## EXERCISE OBJECTIVE
Reproduce only what lies between the first line of the material below and the line containing "employer prevails on every issue.", with both of those lines included and every line kept exact.

## THE RECORDS

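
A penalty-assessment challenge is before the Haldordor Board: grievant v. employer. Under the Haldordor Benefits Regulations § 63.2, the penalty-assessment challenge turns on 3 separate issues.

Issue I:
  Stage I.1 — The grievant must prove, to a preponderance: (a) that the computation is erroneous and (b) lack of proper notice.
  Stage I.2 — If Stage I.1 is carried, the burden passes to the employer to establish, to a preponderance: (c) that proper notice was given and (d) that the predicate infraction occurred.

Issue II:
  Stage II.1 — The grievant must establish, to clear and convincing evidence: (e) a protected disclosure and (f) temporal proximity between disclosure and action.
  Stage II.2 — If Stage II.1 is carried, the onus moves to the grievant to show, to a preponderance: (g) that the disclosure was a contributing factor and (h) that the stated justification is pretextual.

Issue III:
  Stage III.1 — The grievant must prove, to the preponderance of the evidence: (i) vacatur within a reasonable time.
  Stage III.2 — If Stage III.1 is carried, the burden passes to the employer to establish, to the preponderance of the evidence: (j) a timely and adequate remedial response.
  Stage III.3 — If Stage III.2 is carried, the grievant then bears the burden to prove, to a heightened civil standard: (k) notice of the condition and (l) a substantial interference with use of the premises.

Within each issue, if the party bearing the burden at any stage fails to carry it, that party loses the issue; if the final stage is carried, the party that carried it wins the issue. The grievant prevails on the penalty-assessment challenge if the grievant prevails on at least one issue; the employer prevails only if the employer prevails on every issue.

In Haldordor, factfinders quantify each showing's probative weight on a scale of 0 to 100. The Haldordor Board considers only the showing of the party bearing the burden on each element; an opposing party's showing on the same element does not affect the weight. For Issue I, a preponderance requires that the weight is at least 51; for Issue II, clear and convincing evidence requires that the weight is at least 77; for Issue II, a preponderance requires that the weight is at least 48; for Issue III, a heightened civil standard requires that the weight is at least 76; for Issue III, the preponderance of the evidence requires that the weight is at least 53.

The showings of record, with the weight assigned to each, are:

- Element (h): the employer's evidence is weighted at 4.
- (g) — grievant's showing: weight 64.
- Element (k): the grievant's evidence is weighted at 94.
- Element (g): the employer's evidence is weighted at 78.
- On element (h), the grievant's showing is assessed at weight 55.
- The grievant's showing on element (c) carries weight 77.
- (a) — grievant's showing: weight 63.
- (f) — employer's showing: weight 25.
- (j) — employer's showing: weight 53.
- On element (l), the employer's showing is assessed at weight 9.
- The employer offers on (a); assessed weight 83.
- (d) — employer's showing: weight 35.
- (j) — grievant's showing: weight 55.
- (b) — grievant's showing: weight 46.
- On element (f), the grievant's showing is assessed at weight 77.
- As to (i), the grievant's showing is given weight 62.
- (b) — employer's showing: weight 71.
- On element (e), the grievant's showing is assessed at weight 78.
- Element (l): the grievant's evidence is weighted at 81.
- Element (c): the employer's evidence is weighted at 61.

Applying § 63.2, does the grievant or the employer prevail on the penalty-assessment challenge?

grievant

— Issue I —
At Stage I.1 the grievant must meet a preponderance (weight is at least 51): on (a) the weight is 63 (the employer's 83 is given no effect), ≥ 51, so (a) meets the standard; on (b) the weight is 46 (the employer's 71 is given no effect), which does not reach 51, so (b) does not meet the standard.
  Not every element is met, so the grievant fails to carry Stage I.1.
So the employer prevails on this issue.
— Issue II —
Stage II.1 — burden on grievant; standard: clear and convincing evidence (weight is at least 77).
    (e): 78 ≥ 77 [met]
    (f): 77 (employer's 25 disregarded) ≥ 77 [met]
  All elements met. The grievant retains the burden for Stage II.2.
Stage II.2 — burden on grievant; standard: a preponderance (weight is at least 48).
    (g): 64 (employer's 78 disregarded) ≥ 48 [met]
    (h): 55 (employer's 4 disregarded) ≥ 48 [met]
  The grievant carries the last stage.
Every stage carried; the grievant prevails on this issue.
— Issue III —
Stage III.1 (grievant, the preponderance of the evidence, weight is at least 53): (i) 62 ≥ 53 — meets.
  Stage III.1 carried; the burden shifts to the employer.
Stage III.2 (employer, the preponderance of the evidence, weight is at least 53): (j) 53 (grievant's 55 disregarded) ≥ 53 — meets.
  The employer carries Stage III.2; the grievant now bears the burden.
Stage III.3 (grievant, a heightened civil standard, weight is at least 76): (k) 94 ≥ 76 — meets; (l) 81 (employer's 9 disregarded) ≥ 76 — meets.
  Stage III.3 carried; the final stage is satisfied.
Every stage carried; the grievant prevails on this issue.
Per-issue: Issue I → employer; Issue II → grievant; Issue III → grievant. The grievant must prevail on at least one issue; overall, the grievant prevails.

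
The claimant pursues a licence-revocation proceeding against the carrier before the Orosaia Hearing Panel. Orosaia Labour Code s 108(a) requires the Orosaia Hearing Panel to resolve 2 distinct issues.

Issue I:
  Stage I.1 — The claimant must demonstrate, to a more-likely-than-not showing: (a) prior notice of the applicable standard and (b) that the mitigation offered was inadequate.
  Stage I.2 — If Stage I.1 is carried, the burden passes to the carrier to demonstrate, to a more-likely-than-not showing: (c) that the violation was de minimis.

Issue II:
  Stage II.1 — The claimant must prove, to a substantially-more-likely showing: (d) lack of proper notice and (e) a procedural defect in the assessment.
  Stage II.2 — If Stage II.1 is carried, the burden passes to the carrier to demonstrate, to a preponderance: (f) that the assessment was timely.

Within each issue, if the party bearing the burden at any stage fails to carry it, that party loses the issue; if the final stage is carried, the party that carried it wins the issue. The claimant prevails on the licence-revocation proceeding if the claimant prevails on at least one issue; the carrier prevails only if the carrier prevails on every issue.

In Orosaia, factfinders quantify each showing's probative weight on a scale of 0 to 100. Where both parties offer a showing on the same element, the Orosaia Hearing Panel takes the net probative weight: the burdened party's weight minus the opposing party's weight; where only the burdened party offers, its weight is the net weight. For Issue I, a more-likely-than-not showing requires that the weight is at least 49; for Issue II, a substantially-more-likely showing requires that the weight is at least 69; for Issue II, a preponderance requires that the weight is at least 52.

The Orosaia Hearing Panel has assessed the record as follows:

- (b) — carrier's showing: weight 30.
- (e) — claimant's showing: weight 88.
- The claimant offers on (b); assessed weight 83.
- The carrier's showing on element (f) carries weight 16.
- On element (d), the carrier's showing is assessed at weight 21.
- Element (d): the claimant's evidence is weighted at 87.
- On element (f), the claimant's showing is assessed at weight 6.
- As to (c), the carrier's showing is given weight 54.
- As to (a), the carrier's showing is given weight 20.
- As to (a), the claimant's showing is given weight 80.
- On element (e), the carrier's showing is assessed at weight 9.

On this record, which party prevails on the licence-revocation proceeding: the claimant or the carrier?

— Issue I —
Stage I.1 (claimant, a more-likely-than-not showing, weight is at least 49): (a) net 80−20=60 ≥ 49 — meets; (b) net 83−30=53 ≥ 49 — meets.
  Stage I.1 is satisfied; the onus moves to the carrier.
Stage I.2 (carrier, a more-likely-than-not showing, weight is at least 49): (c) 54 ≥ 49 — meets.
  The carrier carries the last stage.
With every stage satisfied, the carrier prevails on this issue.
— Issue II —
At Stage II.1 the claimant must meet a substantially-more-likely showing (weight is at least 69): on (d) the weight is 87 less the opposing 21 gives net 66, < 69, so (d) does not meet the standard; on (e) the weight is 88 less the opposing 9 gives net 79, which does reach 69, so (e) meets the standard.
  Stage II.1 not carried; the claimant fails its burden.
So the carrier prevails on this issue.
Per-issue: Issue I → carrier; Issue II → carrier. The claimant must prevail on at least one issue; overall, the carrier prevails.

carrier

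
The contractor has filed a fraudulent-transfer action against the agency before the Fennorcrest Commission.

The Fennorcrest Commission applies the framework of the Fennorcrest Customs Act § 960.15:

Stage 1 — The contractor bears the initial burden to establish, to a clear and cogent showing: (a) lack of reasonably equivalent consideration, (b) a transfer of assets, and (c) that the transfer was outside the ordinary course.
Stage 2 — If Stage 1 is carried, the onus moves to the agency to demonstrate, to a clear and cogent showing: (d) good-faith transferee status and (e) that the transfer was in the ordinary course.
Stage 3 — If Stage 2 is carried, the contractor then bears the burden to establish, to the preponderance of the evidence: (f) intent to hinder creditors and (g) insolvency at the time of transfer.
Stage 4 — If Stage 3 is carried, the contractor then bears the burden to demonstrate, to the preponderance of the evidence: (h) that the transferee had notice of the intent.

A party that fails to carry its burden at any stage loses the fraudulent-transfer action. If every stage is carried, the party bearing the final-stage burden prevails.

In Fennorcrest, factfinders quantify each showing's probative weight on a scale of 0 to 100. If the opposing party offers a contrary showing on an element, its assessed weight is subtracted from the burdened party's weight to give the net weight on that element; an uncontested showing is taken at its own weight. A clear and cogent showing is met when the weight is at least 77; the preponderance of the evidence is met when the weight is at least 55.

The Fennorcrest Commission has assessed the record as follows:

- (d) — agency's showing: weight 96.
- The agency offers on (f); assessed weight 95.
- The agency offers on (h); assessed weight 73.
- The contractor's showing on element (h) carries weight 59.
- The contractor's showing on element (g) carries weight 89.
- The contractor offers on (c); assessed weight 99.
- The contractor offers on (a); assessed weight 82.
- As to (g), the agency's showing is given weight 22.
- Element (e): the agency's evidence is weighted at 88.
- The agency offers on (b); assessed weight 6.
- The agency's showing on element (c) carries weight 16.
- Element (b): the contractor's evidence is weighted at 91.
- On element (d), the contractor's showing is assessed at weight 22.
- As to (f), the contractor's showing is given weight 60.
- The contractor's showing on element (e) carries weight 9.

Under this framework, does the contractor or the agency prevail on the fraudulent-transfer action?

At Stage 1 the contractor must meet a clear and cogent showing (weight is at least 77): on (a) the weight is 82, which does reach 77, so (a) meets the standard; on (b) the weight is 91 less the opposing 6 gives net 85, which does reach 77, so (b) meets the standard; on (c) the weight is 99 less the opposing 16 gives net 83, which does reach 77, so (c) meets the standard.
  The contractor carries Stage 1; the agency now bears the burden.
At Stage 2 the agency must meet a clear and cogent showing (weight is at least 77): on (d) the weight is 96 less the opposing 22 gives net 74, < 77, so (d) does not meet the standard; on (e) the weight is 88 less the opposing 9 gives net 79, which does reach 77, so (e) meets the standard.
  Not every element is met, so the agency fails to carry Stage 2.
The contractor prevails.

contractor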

## EXERCISE RESPONSE
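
A penalty-assessment challenge is before the Haldordor Board: grievant v. employer. Under the Haldordor Benefits Regulations § 63.2, the penalty-assessment challenge turns on 3 separate issues.

Issue I:
  Stage I.1 — The grievant must prove, to a preponderance: (a) that the computation is erroneous and (b) lack of proper notice.
  Stage I.2 — If Stage I.1 is carried, the burden passes to the employer to establish, to a preponderance: (c) that proper notice was given and (d) that the predicate infraction occurred.

Issue II:
  Stage II.1 — The grievant must establish, to clear and convincing evidence: (e) a protected disclosure and (f) temporal proximity between disclosure and action.
  Stage II.2 — If Stage II.1 is carried, the onus moves to the grievant to show, to a preponderance: (g) that the disclosure was a contributing factor and (h) that the stated justification is pretextual.

Issue III:
  Stage III.1 — The grievant must prove, to the preponderance of the evidence: (i) vacatur within a reasonable time.
  Stage III.2 — If Stage III.1 is carried, the burden passes to the employer to establish, to the preponderance of the evidence: (j) a timely and adequate remedial response.
  Stage III.3 — If Stage III.2 is carried, the grievant then bears the burden to prove, to a heightened civil standard: (k) notice of the condition and (l) a substantial interference with use of the premises.

Within each issue, if the party bearing the burden at any stage fails to carry it, that party loses the issue; if the final stage is carried, the party that carried it wins the issue. The grievant prevails on the penalty-assessment challenge if the grievant prevails on at least one issue; the employer prevails only if the employer prevails on every issue.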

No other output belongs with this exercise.